• _HOW TO COMPLETE THIS TASK_
The output should be all entries, each matching the original exactly.

• _DATA RECORDS_
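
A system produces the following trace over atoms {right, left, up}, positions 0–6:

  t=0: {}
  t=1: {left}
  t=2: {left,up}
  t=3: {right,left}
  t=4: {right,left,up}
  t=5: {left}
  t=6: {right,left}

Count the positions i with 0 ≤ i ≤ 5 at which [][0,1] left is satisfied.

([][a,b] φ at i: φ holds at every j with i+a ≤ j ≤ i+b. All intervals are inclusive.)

Evaluate at each i in [0,5]:
  i=0: ✗ (fails at j=0)
  i=1: ✓ (all of [1,2])
  i=2: ✓ (all of [2,3])
  i=3: ✓ (all of [3,4])
  i=4: ✓ (all of [4,5])
  i=5: ✓ (all of [5,6])
Positions where it holds: {1, 2, 3, 4, 5} → 5.

5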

• _REPLY TO THE EXERCISE_
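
A system produces the following trace over atoms {right, left, up}, positions 0–6:

  t=0: {}
  t=1: {left}
  t=2: {left,up}
  t=3: {right,left}
  t=4: {right,left,up}
  t=5: {left}
  t=6: {right,left}

Count the positions i with 0 ≤ i ≤ 5 at which [][0,1] left is satisfied.

([][a,b] φ at i: φ holds at every j with i+a ≤ j ≤ i+b. All intervals are inclusive.)

Evaluate at each i in [0,5]:
  i=0: ✗ (fails at j=0)
  i=1: ✓ (all of [1,2])
  i=2: ✓ (all of [2,3])
  i=3: ✓ (all of [3,4])
  i=4: ✓ (all of [4,5])
  i=5: ✓ (all of [5,6])
Positions where it holds: {1, 2, 3, 4, 5} → 5.

5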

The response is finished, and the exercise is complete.